* _Exercise_:
Retype all of the data exactly as given.

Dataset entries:
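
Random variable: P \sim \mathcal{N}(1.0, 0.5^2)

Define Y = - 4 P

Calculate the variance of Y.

For Y = aP + b: Var(Y) = a² * Var(P)
Var(P) = 0.5^2 = 0.25
Var(Y) = (-4)² * 0.25 = 16 * 0.25 = 4

4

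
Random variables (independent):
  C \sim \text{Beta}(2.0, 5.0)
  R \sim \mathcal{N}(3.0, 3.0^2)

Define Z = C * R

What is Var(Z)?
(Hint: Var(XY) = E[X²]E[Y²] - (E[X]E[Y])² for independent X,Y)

Var(XY) = E[X²]E[Y²] - (E[X]E[Y])²
E[C] = 0.28571429, Var(C) = 0.025510204
E[R] = 3, Var(R) = 9
E[C²] = 0.025510204 + 0.28571429² = 0.10714286
E[R²] = 9 + 3² = 18
Var(Z) = 0.10714286*18 - (0.28571429*3)²
= 1.9285714 - 0.73469388 = 1.1938776

1.1938776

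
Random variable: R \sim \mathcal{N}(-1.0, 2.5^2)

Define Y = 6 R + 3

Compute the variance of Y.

For Y = aR + b: Var(Y) = a² * Var(R)
Var(R) = 2.5^2 = 6.25
Var(Y) = 6² * 6.25 = 36 * 6.25 = 225

225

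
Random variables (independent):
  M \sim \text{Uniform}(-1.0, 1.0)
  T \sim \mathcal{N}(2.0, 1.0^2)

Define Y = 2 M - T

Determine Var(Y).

For independent RVs: Var(aX + bY) = a²Var(X) + b²Var(Y)
Var(M) = 0.33333333
Var(T) = 1
Var(Y) = 2²*0.33333333 + (-1)²*1
= 4*0.33333333 + 1*1 = 2.3333333

2.3333333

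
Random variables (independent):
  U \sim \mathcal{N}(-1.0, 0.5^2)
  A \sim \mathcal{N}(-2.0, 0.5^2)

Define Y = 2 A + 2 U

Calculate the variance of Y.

For independent RVs: Var(aX + bY) = a²Var(X) + b²Var(Y)
Var(U) = 0.25
Var(A) = 0.25
Var(Y) = 2²*0.25 + 2²*0.25
= 4*0.25 + 4*0.25 = 2

2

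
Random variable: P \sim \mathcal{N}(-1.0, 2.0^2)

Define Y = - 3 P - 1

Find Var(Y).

For Y = aP + b: Var(Y) = a² * Var(P)
Var(P) = 2.0^2 = 4
Var(Y) = (-3)² * 4 = 9 * 4 = 36

36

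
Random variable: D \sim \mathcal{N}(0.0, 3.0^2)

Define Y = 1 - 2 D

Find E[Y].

For Y = -2D + 1:
E[Y] = -2 * E[D] + 1
E[D] = 0.0 = 0
E[Y] = -2 * 0 + 1 = 1

1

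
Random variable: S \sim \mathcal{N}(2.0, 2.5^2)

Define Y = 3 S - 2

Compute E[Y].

For Y = 3S - 2:
E[Y] = 3 * E[S] - 2
E[S] = 2.0 = 2
E[Y] = 3 * 2 - 2 = 4

4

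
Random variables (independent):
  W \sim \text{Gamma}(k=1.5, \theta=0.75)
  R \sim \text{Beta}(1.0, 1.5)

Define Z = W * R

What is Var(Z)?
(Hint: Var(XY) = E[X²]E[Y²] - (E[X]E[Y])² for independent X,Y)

Var(XY) = E[X²]E[Y²] - (E[X]E[Y])²
E[W] = 1.125, Var(W) = 0.84375
E[R] = 0.4, Var(R) = 0.068571429
E[W²] = 0.84375 + 1.125² = 2.109375
E[R²] = 0.068571429 + 0.4² = 0.22857143
Var(Z) = 2.109375*0.22857143 - (1.125*0.4)²
= 0.48214286 - 0.2025 = 0.27964286

0.27964286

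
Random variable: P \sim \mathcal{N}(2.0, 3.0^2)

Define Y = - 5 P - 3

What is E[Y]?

For Y = -5P - 3:
E[Y] = -5 * E[P] - 3
E[P] = 2.0 = 2
E[Y] = -5 * 2 - 3 = -13

-13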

* _Answer to this problem_:
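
Random variable: P \sim \mathcal{N}(1.0, 0.5^2)

Define Y = - 4 P

Calculate the variance of Y.

For Y = aP + b: Var(Y) = a² * Var(P)
Var(P) = 0.5^2 = 0.25
Var(Y) = (-4)² * 0.25 = 16 * 0.25 = 4

4

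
Random variables (independent):
  C \sim \text{Beta}(2.0, 5.0)
  R \sim \mathcal{N}(3.0, 3.0^2)

Define Z = C * R

What is Var(Z)?
(Hint: Var(XY) = E[X²]E[Y²] - (E[X]E[Y])² for independent X,Y)

Var(XY) = E[X²]E[Y²] - (E[X]E[Y])²
E[C] = 0.28571429, Var(C) = 0.025510204
E[R] = 3, Var(R) = 9
E[C²] = 0.025510204 + 0.28571429² = 0.10714286
E[R²] = 9 + 3² = 18
Var(Z) = 0.10714286*18 - (0.28571429*3)²
= 1.9285714 - 0.73469388 = 1.1938776

1.1938776

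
Random variable: R \sim \mathcal{N}(-1.0, 2.5^2)

Define Y = 6 R + 3

Compute the variance of Y.

For Y = aR + b: Var(Y) = a² * Var(R)
Var(R) = 2.5^2 = 6.25
Var(Y) = 6² * 6.25 = 36 * 6.25 = 225

225

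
Random variables (independent):
  M \sim \text{Uniform}(-1.0, 1.0)
  T \sim \mathcal{N}(2.0, 1.0^2)

Define Y = 2 M - T

Determine Var(Y).

For independent RVs: Var(aX + bY) = a²Var(X) + b²Var(Y)
Var(M) = 0.33333333
Var(T) = 1
Var(Y) = 2²*0.33333333 + (-1)²*1
= 4*0.33333333 + 1*1 = 2.3333333

2.3333333

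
Random variables (independent):
  U \sim \mathcal{N}(-1.0, 0.5^2)
  A \sim \mathcal{N}(-2.0, 0.5^2)

Define Y = 2 A + 2 U

Calculate the variance of Y.

For independent RVs: Var(aX + bY) = a²Var(X) + b²Var(Y)
Var(U) = 0.25
Var(A) = 0.25
Var(Y) = 2²*0.25 + 2²*0.25
= 4*0.25 + 4*0.25 = 2

2

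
Random variable: P \sim \mathcal{N}(-1.0, 2.0^2)

Define Y = - 3 P - 1

Find Var(Y).

For Y = aP + b: Var(Y) = a² * Var(P)
Var(P) = 2.0^2 = 4
Var(Y) = (-3)² * 4 = 9 * 4 = 36

36

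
Random variable: D \sim \mathcal{N}(0.0, 3.0^2)

Define Y = 1 - 2 D

Find E[Y].

For Y = -2D + 1:
E[Y] = -2 * E[D] + 1
E[D] = 0.0 = 0
E[Y] = -2 * 0 + 1 = 1

1

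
Random variable: S \sim \mathcal{N}(2.0, 2.5^2)

Define Y = 3 S - 2

Compute E[Y].

For Y = 3S - 2:
E[Y] = 3 * E[S] - 2
E[S] = 2.0 = 2
E[Y] = 3 * 2 - 2 = 4

4

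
Random variables (independent):
  W \sim \text{Gamma}(k=1.5, \theta=0.75)
  R \sim \text{Beta}(1.0, 1.5)

Define Z = W * R

What is Var(Z)?
(Hint: Var(XY) = E[X²]E[Y²] - (E[X]E[Y])² for independent X,Y)

Var(XY) = E[X²]E[Y²] - (E[X]E[Y])²
E[W] = 1.125, Var(W) = 0.84375
E[R] = 0.4, Var(R) = 0.068571429
E[W²] = 0.84375 + 1.125² = 2.109375
E[R²] = 0.068571429 + 0.4² = 0.22857143
Var(Z) = 2.109375*0.22857143 - (1.125*0.4)²
= 0.48214286 - 0.2025 = 0.27964286

0.27964286

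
Random variable: P \sim \mathcal{N}(2.0, 3.0^2)

Define Y = - 5 P - 3

What is E[Y]?

For Y = -5P - 3:
E[Y] = -5 * E[P] - 3
E[P] = 2.0 = 2
E[Y] = -5 * 2 - 3 = -13

-13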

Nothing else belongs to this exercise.